* _Task requirements_:
Only one stretch of the data below is wanted: the lines from the one with "rate (Hz) |" through the one with "122 | 191 |", repeated exactly.

* _Stored data_:
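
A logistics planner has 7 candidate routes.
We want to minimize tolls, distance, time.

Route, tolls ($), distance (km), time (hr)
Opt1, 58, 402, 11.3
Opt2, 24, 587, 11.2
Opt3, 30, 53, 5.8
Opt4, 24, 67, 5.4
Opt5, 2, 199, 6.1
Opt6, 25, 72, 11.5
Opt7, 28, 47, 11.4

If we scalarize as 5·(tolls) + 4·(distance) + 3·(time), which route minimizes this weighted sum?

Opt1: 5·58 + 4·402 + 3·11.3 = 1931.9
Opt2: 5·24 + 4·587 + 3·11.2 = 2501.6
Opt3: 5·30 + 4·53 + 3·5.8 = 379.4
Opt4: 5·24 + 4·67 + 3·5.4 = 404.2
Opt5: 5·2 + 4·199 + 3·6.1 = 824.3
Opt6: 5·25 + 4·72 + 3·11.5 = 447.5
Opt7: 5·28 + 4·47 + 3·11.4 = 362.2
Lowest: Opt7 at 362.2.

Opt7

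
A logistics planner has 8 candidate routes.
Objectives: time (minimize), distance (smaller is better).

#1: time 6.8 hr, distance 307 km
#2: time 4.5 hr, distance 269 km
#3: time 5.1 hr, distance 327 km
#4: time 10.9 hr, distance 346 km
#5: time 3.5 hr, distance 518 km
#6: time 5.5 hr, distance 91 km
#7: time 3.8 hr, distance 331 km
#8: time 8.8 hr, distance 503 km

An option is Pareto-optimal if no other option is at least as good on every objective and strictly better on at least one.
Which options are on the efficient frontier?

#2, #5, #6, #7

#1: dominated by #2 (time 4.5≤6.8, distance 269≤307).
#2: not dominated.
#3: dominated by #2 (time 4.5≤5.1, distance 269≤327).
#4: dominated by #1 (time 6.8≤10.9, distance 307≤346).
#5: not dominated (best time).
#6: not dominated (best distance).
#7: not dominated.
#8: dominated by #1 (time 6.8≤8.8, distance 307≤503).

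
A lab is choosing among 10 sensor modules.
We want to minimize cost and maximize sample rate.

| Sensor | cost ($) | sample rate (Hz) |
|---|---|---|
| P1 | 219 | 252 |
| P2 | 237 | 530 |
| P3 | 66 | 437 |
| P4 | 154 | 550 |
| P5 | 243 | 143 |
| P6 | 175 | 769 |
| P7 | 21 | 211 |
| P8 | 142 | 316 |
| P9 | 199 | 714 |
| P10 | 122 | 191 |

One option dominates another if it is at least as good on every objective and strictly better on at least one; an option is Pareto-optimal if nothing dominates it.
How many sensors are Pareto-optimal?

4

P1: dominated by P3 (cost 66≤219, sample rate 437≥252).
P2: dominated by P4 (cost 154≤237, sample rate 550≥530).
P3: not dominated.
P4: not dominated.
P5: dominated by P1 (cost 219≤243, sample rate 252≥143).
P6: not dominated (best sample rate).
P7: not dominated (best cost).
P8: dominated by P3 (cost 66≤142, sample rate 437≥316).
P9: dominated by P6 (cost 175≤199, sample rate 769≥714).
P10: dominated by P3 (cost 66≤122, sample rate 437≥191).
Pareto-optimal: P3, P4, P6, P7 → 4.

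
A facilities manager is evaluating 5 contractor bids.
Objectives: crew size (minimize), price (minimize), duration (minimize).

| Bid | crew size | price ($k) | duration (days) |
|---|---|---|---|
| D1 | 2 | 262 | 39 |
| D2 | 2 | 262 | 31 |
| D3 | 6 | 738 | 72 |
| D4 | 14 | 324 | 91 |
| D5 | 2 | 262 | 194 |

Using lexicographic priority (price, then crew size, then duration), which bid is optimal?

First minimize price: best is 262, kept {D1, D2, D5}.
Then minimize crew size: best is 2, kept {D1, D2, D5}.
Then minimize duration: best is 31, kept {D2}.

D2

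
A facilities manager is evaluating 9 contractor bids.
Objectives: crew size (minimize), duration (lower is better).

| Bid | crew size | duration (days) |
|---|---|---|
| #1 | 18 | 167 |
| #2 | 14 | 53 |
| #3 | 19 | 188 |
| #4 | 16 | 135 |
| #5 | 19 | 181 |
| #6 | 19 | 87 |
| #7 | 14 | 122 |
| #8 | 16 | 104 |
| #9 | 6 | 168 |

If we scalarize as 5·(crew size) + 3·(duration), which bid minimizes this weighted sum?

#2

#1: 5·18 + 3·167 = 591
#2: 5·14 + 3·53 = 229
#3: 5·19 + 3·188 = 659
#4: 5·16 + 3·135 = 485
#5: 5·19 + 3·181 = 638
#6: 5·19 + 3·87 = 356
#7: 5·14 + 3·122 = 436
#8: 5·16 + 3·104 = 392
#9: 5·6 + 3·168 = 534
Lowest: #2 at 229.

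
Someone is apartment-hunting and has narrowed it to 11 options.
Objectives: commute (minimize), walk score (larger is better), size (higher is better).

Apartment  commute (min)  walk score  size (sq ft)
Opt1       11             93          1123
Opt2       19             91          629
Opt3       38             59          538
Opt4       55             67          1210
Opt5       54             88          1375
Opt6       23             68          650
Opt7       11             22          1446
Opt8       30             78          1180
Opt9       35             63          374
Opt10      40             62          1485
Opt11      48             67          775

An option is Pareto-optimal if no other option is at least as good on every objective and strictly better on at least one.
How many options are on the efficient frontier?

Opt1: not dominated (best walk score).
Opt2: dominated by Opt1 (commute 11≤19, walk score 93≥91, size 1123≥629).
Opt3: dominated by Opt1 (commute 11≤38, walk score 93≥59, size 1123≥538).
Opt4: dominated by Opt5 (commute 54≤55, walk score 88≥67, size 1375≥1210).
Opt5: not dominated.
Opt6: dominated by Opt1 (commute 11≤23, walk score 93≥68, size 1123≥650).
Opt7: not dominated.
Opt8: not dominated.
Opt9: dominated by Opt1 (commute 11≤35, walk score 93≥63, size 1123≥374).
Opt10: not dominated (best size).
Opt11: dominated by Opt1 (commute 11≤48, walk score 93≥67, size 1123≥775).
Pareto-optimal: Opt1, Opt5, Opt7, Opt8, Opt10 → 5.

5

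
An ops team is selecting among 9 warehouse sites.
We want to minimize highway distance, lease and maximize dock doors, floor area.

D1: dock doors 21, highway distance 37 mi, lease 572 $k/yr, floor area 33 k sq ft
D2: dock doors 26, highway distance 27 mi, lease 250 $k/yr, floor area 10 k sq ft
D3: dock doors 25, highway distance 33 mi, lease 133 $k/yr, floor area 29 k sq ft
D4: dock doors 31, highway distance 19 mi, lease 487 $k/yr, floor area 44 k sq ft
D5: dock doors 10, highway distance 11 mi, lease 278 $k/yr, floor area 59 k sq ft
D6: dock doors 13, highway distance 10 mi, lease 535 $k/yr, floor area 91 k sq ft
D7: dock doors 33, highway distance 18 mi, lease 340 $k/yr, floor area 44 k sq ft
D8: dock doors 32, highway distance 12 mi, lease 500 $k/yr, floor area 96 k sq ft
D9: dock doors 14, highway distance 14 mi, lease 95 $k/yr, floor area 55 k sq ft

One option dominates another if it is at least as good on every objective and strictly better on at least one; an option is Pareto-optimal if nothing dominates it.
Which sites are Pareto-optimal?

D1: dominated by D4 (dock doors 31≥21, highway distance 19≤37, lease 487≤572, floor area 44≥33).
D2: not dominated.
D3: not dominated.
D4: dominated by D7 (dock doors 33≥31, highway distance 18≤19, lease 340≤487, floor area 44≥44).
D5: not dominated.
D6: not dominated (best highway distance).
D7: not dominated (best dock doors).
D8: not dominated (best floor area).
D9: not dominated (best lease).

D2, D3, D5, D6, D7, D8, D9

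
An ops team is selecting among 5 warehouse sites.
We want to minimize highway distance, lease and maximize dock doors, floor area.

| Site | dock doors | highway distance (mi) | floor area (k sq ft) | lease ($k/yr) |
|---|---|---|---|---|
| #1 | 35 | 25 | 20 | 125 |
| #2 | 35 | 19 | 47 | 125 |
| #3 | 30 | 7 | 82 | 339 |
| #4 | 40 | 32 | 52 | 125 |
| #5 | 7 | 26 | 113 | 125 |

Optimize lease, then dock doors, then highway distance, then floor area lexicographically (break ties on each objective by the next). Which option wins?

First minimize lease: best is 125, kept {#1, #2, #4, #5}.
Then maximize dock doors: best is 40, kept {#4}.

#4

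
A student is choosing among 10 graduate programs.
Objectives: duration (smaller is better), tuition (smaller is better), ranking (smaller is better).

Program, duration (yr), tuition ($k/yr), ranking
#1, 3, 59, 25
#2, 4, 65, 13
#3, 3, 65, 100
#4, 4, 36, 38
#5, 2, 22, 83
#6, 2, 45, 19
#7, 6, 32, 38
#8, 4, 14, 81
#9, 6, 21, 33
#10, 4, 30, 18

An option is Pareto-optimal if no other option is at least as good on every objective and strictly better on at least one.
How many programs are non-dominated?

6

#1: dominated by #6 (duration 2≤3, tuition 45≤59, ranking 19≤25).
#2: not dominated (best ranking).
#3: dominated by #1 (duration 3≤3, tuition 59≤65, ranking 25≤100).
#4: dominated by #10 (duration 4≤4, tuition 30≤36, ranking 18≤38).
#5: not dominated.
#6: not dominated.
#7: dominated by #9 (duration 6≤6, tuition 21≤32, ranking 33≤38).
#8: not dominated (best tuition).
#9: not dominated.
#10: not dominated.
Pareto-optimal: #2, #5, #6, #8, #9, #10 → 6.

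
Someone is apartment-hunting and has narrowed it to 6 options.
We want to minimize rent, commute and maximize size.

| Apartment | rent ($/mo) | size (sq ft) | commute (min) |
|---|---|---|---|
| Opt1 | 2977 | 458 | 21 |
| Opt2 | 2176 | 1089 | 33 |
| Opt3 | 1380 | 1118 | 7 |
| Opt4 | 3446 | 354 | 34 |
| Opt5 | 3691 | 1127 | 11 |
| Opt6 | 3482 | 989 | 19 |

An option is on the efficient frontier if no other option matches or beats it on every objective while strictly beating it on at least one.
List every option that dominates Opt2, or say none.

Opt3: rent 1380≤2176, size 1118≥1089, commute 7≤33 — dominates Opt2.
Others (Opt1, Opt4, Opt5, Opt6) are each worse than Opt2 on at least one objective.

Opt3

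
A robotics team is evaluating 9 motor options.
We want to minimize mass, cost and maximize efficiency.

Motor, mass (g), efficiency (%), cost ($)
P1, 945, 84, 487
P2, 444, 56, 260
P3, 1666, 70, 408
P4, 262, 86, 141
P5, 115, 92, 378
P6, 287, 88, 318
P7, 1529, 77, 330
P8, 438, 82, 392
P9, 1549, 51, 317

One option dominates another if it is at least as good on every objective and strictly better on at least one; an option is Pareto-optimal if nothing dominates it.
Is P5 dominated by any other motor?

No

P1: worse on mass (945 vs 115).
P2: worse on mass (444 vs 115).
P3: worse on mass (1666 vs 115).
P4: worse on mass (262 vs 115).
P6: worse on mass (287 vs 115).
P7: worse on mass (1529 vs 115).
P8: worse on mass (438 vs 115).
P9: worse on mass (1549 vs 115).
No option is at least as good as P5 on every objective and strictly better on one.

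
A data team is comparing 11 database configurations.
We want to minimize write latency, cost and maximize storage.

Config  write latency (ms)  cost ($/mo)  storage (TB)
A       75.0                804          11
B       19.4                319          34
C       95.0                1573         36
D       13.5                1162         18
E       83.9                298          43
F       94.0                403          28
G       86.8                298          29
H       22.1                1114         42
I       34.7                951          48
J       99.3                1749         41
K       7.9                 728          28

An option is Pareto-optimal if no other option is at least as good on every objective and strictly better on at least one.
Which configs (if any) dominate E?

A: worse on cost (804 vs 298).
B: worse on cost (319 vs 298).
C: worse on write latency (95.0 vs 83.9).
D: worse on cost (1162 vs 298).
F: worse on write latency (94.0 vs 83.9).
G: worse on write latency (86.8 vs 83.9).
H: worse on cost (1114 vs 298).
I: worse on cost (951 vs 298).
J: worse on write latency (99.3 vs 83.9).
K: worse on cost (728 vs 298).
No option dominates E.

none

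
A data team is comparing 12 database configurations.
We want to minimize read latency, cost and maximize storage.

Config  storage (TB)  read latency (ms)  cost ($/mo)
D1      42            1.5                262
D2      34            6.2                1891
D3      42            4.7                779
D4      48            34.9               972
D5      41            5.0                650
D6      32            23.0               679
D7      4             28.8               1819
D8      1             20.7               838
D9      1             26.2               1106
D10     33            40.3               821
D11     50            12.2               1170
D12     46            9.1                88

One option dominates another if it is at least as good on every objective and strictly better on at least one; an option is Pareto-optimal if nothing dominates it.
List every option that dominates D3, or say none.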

...

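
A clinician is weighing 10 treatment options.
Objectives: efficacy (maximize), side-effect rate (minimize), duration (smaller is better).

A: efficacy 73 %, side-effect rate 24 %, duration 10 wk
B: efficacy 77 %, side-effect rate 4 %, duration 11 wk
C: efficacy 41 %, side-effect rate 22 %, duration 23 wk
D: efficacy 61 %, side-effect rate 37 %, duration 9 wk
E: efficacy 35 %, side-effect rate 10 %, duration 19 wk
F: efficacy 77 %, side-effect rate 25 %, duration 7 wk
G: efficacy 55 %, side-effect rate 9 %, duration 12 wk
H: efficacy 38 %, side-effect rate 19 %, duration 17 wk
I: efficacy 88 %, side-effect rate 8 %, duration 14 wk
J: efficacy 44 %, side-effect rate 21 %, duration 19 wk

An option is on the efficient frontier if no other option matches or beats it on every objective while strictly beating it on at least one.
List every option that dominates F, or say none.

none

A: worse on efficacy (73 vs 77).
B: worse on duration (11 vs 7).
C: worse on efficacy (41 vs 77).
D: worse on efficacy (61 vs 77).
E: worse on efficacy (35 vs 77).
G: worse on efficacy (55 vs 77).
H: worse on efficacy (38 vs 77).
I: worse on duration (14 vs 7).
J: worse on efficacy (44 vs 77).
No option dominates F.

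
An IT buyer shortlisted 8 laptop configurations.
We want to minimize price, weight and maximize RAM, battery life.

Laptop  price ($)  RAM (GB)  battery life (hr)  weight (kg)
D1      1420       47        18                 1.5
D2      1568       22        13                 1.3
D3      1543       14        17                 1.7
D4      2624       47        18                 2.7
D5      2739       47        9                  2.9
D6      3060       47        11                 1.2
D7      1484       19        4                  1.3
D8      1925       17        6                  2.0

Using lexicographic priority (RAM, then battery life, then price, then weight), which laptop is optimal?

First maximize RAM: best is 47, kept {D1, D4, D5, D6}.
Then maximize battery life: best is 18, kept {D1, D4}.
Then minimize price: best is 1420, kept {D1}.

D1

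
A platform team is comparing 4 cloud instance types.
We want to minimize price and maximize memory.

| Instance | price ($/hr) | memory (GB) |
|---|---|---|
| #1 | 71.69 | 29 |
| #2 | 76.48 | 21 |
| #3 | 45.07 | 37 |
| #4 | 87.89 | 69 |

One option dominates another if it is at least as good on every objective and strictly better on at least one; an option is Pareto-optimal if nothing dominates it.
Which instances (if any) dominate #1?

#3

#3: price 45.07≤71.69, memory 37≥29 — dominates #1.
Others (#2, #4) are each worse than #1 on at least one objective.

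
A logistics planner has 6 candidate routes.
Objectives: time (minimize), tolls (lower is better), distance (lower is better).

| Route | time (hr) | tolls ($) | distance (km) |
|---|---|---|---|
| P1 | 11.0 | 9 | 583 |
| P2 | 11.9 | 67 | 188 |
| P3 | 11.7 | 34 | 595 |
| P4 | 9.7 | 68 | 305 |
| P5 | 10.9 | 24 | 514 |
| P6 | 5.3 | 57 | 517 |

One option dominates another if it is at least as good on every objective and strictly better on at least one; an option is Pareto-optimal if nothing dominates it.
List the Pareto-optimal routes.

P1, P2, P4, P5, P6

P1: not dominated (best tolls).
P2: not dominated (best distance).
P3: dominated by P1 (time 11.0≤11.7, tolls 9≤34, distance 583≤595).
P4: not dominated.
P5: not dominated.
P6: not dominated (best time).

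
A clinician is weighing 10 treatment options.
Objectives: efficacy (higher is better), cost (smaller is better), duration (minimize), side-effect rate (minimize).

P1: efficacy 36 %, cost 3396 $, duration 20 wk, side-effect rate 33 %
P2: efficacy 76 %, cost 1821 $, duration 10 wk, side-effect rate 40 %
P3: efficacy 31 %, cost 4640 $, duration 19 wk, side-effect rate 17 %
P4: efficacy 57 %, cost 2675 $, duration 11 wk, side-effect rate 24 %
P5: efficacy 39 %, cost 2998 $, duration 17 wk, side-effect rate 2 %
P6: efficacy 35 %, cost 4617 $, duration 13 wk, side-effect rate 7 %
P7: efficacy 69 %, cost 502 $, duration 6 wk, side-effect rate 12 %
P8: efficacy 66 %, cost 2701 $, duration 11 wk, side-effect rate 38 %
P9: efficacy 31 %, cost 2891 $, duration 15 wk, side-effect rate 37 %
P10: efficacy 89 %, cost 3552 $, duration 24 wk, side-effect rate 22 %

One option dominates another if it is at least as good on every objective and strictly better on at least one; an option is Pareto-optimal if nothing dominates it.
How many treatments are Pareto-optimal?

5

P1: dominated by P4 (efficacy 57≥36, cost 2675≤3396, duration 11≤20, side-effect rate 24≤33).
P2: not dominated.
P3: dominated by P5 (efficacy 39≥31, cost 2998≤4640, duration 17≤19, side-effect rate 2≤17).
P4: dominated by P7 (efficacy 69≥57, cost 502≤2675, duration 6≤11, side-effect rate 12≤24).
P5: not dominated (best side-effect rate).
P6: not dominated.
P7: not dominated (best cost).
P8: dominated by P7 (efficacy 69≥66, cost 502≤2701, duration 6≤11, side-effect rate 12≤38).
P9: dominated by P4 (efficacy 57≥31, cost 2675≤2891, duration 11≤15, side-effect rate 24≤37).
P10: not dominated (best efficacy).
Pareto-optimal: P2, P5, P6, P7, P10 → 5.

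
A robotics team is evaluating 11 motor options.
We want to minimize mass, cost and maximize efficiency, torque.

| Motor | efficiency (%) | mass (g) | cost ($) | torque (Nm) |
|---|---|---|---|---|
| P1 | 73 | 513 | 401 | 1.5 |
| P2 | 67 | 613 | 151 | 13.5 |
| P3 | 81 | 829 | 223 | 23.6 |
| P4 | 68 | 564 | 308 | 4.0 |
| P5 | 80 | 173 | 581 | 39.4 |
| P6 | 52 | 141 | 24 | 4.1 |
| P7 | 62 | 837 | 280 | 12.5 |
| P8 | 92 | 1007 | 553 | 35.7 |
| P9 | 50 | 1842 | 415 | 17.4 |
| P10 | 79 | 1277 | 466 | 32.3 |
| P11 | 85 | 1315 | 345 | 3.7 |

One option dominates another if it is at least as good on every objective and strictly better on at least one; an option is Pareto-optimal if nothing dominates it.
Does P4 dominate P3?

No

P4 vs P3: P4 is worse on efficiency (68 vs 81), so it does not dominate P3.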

* _Completed exercise_:
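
| Sensor | cost ($) | sample rate (Hz) |
|---|---|---|
| P1 | 219 | 252 |
| P2 | 237 | 530 |
| P3 | 66 | 437 |
| P4 | 154 | 550 |
| P5 | 243 | 143 |
| P6 | 175 | 769 |
| P7 | 21 | 211 |
| P8 | 142 | 316 |
| P9 | 199 | 714 |
| P10 | 122 | 191 |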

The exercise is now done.